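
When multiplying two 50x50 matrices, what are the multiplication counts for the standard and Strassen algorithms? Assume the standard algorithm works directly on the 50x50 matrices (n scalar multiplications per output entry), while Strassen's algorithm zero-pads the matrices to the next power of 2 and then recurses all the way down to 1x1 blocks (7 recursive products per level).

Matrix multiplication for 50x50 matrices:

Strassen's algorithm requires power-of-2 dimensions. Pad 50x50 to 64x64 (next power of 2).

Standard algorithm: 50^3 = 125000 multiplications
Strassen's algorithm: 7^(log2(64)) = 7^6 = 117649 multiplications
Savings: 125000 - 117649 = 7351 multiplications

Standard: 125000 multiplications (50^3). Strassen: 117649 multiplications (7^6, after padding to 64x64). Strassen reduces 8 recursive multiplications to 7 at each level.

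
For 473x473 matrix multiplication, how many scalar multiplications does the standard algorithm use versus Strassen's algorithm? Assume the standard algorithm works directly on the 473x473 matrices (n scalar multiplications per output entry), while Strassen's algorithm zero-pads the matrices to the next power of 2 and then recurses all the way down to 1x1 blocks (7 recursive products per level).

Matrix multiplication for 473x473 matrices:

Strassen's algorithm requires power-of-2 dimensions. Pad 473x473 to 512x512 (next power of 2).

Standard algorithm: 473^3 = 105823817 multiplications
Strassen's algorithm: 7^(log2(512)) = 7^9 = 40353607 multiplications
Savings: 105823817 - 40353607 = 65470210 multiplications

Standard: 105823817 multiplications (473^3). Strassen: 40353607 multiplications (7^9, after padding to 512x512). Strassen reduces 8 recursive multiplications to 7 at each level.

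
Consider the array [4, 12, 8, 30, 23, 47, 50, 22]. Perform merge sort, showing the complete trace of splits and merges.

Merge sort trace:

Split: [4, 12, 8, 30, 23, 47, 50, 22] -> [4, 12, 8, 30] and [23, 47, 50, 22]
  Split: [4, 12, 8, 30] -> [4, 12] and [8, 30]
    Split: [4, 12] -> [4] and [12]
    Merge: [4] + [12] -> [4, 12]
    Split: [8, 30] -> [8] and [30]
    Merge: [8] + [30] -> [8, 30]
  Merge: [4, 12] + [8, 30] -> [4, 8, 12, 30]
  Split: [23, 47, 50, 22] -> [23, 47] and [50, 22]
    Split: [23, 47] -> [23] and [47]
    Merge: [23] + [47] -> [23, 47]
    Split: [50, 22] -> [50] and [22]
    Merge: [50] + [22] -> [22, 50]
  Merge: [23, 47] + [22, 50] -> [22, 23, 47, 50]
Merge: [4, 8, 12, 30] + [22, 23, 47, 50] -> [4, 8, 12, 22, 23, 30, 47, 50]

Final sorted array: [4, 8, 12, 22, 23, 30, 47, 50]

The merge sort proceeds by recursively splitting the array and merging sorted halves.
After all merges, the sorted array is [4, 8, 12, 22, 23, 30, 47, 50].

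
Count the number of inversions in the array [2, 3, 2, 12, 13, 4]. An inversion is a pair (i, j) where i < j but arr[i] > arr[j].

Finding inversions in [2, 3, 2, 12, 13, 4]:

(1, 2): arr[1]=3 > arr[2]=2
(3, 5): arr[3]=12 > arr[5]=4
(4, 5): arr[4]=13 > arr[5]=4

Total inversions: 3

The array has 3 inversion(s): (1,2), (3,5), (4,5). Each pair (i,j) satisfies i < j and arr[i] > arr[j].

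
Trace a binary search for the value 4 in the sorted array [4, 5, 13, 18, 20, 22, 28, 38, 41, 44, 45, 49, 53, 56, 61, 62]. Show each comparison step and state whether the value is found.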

* [Task objective] Word for word, write out the entries above again.

* [Solved exercise]
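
When multiplying two 50x50 matrices, what are the multiplication counts for the standard and Strassen algorithms? Assume the standard algorithm works directly on the 50x50 matrices (n scalar multiplications per output entry), while Strassen's algorithm zero-pads the matrices to the next power of 2 and then recurses all the way down to 1x1 blocks (7 recursive products per level).

Matrix multiplication for 50x50 matrices:

Strassen's algorithm requires power-of-2 dimensions. Pad 50x50 to 64x64 (next power of 2).

Standard algorithm: 50^3 = 125000 multiplications
Strassen's algorithm: 7^(log2(64)) = 7^6 = 117649 multiplications
Savings: 125000 - 117649 = 7351 multiplications

Standard: 125000 multiplications (50^3). Strassen: 117649 multiplications (7^6, after padding to 64x64). Strassen reduces 8 recursive multiplications to 7 at each level.

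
For 473x473 matrix multiplication, how many scalar multiplications does the standard algorithm use versus Strassen's algorithm? Assume the standard algorithm works directly on the 473x473 matrices (n scalar multiplications per output entry), while Strassen's algorithm zero-pads the matrices to the next power of 2 and then recurses all the way down to 1x1 blocks (7 recursive products per level).

Matrix multiplication for 473x473 matrices:

Strassen's algorithm requires power-of-2 dimensions. Pad 473x473 to 512x512 (next power of 2).

Standard algorithm: 473^3 = 105823817 multiplications
Strassen's algorithm: 7^(log2(512)) = 7^9 = 40353607 multiplications
Savings: 105823817 - 40353607 = 65470210 multiplications

Standard: 105823817 multiplications (473^3). Strassen: 40353607 multiplications (7^9, after padding to 512x512). Strassen reduces 8 recursive multiplications to 7 at each level.

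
Consider the array [4, 12, 8, 30, 23, 47, 50, 22]. Perform merge sort, showing the complete trace of splits and merges.

Merge sort trace:

Split: [4, 12, 8, 30, 23, 47, 50, 22] -> [4, 12, 8, 30] and [23, 47, 50, 22]
  Split: [4, 12, 8, 30] -> [4, 12] and [8, 30]
    Split: [4, 12] -> [4] and [12]
    Merge: [4] + [12] -> [4, 12]
    Split: [8, 30] -> [8] and [30]
    Merge: [8] + [30] -> [8, 30]
  Merge: [4, 12] + [8, 30] -> [4, 8, 12, 30]
  Split: [23, 47, 50, 22] -> [23, 47] and [50, 22]
    Split: [23, 47] -> [23] and [47]
    Merge: [23] + [47] -> [23, 47]
    Split: [50, 22] -> [50] and [22]
    Merge: [50] + [22] -> [22, 50]
  Merge: [23, 47] + [22, 50] -> [22, 23, 47, 50]
Merge: [4, 8, 12, 30] + [22, 23, 47, 50] -> [4, 8, 12, 22, 23, 30, 47, 50]

Final sorted array: [4, 8, 12, 22, 23, 30, 47, 50]

The merge sort proceeds by recursively splitting the array and merging sorted halves.
After all merges, the sorted array is [4, 8, 12, 22, 23, 30, 47, 50].

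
Count the number of inversions in the array [2, 3, 2, 12, 13, 4]. An inversion is a pair (i, j) where i < j but arr[i] > arr[j].

Finding inversions in [2, 3, 2, 12, 13, 4]:

(1, 2): arr[1]=3 > arr[2]=2
(3, 5): arr[3]=12 > arr[5]=4
(4, 5): arr[4]=13 > arr[5]=4

Total inversions: 3

The array has 3 inversion(s): (1,2), (3,5), (4,5). Each pair (i,j) satisfies i < j and arr[i] > arr[j].

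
Trace a binary search for the value 4 in the sorted array [4, 5, 13, 18, 20, 22, 28, 38, 41, 44, 45, 49, 53, 56, 61, 62]. Show each comparison step and state whether the value is found.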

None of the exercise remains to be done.